Data provided START
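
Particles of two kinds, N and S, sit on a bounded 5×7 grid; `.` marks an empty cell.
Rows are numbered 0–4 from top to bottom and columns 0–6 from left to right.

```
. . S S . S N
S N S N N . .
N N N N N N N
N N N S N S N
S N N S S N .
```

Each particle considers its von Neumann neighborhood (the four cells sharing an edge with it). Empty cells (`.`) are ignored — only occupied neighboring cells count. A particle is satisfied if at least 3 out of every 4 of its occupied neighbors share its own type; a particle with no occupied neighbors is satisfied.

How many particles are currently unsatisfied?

20

(0,2)S 2/2 satisfied
(0,3)S 1/2 not
(0,5)S 0/1 not
(0,6)N 0/1 not
(1,0)S 0/2 not
(1,1)N 1/3 not
(1,2)S 1/4 not
(1,3)N 2/4 not
(1,4)N 2/2 satisfied
(2,0)N 2/3 not
(2,1)N 4/4 satisfied
(2,2)N 3/4 satisfied
(2,3)N 3/4 satisfied
(2,4)N 4/4 satisfied
(2,5)N 2/3 not
(2,6)N 2/2 satisfied
(3,0)N 2/3 not
(3,1)N 4/4 satisfied
(3,2)N 3/4 satisfied
(3,3)S 1/4 not
(3,4)N 1/4 not
(3,5)S 0/4 not
(3,6)N 1/2 not
(4,0)S 0/2 not
(4,1)N 2/3 not
(4,2)N 2/3 not
(4,3)S 2/3 not
(4,4)S 1/3 not
(4,5)N 0/2 not
Unsatisfied: (0,3), (0,5), (0,6), (1,0), (1,1), (1,2), (1,3), (2,0), (2,5), (3,0), (3,3), (3,4), (3,5), (3,6), (4,0), (4,1), (4,2), (4,3), (4,4), (4,5) — 20 in total.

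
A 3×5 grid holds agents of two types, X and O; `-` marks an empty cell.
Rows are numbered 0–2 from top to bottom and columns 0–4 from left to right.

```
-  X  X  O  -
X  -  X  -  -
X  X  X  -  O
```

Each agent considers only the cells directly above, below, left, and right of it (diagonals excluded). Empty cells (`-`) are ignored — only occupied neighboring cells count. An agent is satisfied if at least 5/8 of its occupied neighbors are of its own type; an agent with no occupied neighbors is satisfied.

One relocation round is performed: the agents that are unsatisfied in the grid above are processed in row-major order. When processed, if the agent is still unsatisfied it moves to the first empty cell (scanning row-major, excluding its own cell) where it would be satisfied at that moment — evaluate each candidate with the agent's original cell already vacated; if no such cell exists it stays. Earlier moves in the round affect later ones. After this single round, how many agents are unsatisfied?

Initially unsatisfied (in order): (0,3).
  (0,3) → (0,4).
Resulting grid:
- X X - O
X - X - -
X X X - O
All satisfied now.

0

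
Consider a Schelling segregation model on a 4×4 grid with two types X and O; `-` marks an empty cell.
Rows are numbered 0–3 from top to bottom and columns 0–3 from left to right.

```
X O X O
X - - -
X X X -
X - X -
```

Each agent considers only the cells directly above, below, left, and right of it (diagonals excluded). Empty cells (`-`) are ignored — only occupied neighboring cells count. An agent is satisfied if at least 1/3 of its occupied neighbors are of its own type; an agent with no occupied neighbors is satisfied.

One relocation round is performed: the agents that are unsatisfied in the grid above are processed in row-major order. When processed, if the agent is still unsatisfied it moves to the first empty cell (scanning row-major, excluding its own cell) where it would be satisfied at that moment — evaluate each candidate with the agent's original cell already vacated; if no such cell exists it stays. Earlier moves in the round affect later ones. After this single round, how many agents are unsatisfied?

0

Initially unsatisfied (in order): (0,1), (0,2), (0,3).
  (0,1) → (1,3).
  (0,2) → (0,1).
  (0,3): now satisfied by earlier moves; stays.
Resulting grid:
X X - O
X - - O
X X X -
X - X -
All satisfied now.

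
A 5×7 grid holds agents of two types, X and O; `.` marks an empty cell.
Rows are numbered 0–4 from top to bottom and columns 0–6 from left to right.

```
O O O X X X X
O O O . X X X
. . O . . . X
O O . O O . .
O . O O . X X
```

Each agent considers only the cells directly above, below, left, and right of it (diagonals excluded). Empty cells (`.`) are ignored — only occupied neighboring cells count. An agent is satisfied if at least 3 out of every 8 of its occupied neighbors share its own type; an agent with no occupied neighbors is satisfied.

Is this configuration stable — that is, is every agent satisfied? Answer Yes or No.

Row 0: (0,0)O 2/2 satisfied · (0,1)O 3/3 satisfied · (0,2)O 2/3 satisfied · (0,3)X 1/2 satisfied · (0,4)X 3/3 satisfied · (0,5)X 3/3 satisfied · (0,6)X 2/2 satisfied
Row 1: (1,0)O 2/2 satisfied · (1,1)O 3/3 satisfied · (1,2)O 3/3 satisfied · (1,4)X 2/2 satisfied · (1,5)X 3/3 satisfied · (1,6)X 3/3 satisfied
Row 2: (2,2)O 1/1 satisfied · (2,6)X 1/1 satisfied
Row 3: (3,0)O 2/2 satisfied · (3,1)O 1/1 satisfied · (3,3)O 2/2 satisfied · (3,4)O 1/1 satisfied
Row 4: (4,0)O 1/1 satisfied · (4,2)O 1/1 satisfied · (4,3)O 2/2 satisfied · (4,5)X 1/1 satisfied · (4,6)X 1/1 satisfied
All meet the threshold, so the configuration is stable.

Yes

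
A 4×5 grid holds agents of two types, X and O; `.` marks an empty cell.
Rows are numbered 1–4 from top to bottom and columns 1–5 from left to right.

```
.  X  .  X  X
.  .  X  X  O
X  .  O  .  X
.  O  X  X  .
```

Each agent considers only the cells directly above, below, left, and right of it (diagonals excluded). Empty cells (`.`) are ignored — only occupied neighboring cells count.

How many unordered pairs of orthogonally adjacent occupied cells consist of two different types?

Scan each occupied cell's neighbors to the right and below so each pair is counted once.
From row 1: 1 unlike of 3 pairs (running 1/3).
From row 2: 3 unlike of 4 pairs (running 4/7).
From row 3: 1 unlike of 1 pairs (running 5/8).
From row 4: 1 unlike of 2 pairs (running 6/10).
Total adjacent occupied pairs: 10; unlike-type pairs: 6.

6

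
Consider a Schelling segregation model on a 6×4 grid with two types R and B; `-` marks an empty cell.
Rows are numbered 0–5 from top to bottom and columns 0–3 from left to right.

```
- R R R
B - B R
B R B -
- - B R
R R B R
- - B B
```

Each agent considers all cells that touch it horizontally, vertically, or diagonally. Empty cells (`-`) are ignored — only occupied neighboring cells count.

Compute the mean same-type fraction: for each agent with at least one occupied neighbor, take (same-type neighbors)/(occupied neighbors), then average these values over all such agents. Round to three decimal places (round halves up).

0.432

(0,1)R 1/3
(0,2)R 3/4
(0,3)R 2/3
(1,0)B 1/3
(1,2)B 1/6
(1,3)R 2/4
(2,0)B 1/2
(2,1)R 0/5
(2,2)B 2/5
(3,2)B 2/6
(3,3)R 1/4
(4,0)R 1/1
(4,1)R 1/4
(4,2)B 3/6
(4,3)R 1/5
(5,2)B 2/4
(5,3)B 2/3
Sum over 17 agents: 1/3 + 3/4 + 2/3 + 1/3 + 1/6 + 2/4 + 1/2 + 0/5 + 2/5 + 2/6 + 1/4 + 1/1 + 1/4 + 3/6 + 1/5 + 2/4 + 2/3 = 147/20; mean = 147/20 ÷ 17 = 147/340 = 0.432352… → 0.432.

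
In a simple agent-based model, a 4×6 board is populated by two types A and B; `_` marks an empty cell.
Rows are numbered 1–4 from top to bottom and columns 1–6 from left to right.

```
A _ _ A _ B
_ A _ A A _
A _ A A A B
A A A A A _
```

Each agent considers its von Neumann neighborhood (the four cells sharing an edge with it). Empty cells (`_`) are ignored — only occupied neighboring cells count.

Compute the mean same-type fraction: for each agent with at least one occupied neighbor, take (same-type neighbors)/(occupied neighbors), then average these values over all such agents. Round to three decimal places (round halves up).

0.904

(1,1)A — no occupied neighbors
(1,4)A 1/1
(1,6)B — no occupied neighbors
(2,2)A — no occupied neighbors
(2,4)A 3/3
(2,5)A 2/2
(3,1)A 1/1
(3,3)A 2/2
(3,4)A 4/4
(3,5)A 3/4
(3,6)B 0/1
(4,1)A 2/2
(4,2)A 2/2
(4,3)A 3/3
(4,4)A 3/3
(4,5)A 2/2
Sum over 13 agents: 1/1 + 3/3 + 2/2 + 1/1 + 2/2 + 4/4 + 3/4 + 0/1 + 2/2 + 2/2 + 3/3 + 3/3 + 2/2 = 47/4; mean = 47/4 ÷ 13 = 47/52 = 0.903846… → 0.904.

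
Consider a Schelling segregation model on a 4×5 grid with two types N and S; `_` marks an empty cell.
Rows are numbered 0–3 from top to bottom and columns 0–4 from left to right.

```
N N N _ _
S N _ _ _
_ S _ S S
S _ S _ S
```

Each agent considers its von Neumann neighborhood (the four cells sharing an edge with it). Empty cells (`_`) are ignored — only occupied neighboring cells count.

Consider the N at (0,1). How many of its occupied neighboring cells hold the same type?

3

Occupied neighbors of (0,1): (1,1)=N, (0,0)=N, (0,2)=N.
Same type (N): 3 of 3.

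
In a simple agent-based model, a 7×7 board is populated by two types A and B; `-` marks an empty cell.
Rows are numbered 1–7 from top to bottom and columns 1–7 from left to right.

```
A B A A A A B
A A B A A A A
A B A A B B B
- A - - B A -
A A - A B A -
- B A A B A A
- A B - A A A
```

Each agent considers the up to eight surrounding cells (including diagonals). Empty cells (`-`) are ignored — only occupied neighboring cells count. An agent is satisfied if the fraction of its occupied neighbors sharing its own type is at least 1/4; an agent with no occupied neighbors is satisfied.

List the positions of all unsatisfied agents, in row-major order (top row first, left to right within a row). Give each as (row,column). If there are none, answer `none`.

(1,1)A 2/3 ✓
(1,2)B 1/5 ✗
(1,3)A 3/5 ✓
(1,4)A 4/5 ✓
(1,5)A 5/5 ✓
(1,6)A 4/5 ✓
(1,7)B 0/3 ✗
(2,1)A 3/5 ✓
(2,2)A 5/8 ✓
(2,3)B 2/8 ✓
(2,4)A 6/8 ✓
(2,5)A 6/8 ✓
(2,6)A 4/8 ✓
(2,7)A 2/5 ✓
(3,1)A 3/4 ✓
(3,2)B 1/6 ✗
(3,3)A 4/6 ✓
(3,4)A 3/6 ✓
(3,5)B 2/7 ✓
(3,6)B 3/7 ✓
(3,7)B 1/4 ✓
(4,2)A 4/5 ✓
(4,5)B 3/7 ✓
(4,6)A 1/6 ✗
(5,1)A 2/3 ✓
(5,2)A 3/4 ✓
(5,4)A 2/5 ✓
(5,5)B 2/7 ✓
(5,6)A 3/6 ✓
(6,2)B 1/5 ✗
(6,3)A 4/6 ✓
(6,4)A 3/6 ✓
(6,5)B 1/7 ✗
(6,6)A 5/7 ✓
(6,7)A 4/4 ✓
(7,2)A 1/3 ✓
(7,3)B 1/4 ✓
(7,5)A 3/4 ✓
(7,6)A 4/5 ✓
(7,7)A 3/3 ✓

(1,2), (1,7), (3,2), (4,6), (6,2), (6,5)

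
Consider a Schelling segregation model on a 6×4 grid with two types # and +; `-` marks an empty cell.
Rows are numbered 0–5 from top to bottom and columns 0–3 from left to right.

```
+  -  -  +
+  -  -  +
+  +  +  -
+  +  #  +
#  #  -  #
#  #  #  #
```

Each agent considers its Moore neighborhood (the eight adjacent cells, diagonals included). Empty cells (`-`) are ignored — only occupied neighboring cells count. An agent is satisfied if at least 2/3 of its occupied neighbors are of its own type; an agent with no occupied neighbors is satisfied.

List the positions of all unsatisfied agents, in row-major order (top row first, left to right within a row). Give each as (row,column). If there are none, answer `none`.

(3,0), (3,1), (3,2), (3,3), (4,0)

Row 0: (0,0)+ 1/1 ok · (0,3)+ 1/1 ok
Row 1: (1,0)+ 3/3 ok · (1,3)+ 2/2 ok
Row 2: (2,0)+ 4/4 ok · (2,1)+ 5/6 ok · (2,2)+ 4/5 ok
Row 3: (3,0)+ 3/5 unhappy · (3,1)+ 4/7 unhappy · (3,2)# 2/6 unhappy · (3,3)+ 1/3 unhappy
Row 4: (4,0)# 3/5 unhappy · (4,1)# 5/7 ok · (4,3)# 3/4 ok
Row 5: (5,0)# 3/3 ok · (5,1)# 4/4 ok · (5,2)# 4/4 ok · (5,3)# 2/2 ok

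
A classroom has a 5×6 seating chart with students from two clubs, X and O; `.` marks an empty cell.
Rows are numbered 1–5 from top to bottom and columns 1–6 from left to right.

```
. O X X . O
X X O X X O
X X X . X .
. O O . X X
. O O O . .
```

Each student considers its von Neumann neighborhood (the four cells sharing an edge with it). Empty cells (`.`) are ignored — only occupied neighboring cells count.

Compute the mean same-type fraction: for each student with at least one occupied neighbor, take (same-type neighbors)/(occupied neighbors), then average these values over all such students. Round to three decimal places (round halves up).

0.718

Row 1: (1,2)O 0/2 · (1,3)X 1/3 · (1,4)X 2/2 · (1,6)O 1/1
Row 2: (2,1)X 2/2 · (2,2)X 2/4 · (2,3)O 0/4 · (2,4)X 2/3 · (2,5)X 2/3 · (2,6)O 1/2
Row 3: (3,1)X 2/2 · (3,2)X 3/4 · (3,3)X 1/3 · (3,5)X 2/2
Row 4: (4,2)O 2/3 · (4,3)O 2/3 · (4,5)X 2/2 · (4,6)X 1/1
Row 5: (5,2)O 2/2 · (5,3)O 3/3 · (5,4)O 1/1
Sum over 21 students: 0/2 + 1/3 + 2/2 + 1/1 + 2/2 + 2/4 + 0/4 + 2/3 + 2/3 + 1/2 + 2/2 + 3/4 + 1/3 + 2/2 + 2/3 + 2/3 + 2/2 + 1/1 + 2/2 + 3/3 + 1/1 = 181/12; mean = 181/12 ÷ 21 = 181/252 = 0.718253… → 0.718.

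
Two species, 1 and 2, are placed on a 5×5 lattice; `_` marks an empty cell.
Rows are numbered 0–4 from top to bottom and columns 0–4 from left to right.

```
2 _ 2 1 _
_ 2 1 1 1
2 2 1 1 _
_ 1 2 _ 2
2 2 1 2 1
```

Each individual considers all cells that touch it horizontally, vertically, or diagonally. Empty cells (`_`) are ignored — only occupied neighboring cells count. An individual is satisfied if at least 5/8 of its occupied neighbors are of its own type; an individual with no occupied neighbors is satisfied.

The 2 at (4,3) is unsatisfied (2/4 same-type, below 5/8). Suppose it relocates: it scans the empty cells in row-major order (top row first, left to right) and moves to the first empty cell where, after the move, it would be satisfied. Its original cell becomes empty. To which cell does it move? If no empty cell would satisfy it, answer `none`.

(0,1)

Vacating (4,3). Empty cells in order:
  (0,1): 3/4 same-type → satisfied — stop here.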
Data provided END
* Your objective *
Quote the listing word for word from its first line through the line in which "Each particle considers" appears.

* Completed exercise *
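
Particles of two kinds, N and S, sit on a bounded 5×7 grid; `.` marks an empty cell.
Rows are numbered 0–4 from top to bottom and columns 0–6 from left to right.

```
. . S S . S N
S N S N N . .
N N N N N N N
N N N S N S N
S N N S S N .
```

Each particle considers its von Neumann neighborhood (the four cells sharing an edge with it). Empty cells (`.`) are ignored — only occupied neighboring cells count. A particle is satisfied if at least 3 out of every 4 of its occupied neighbors share its own type; a particle with no occupied neighbors is satisfied.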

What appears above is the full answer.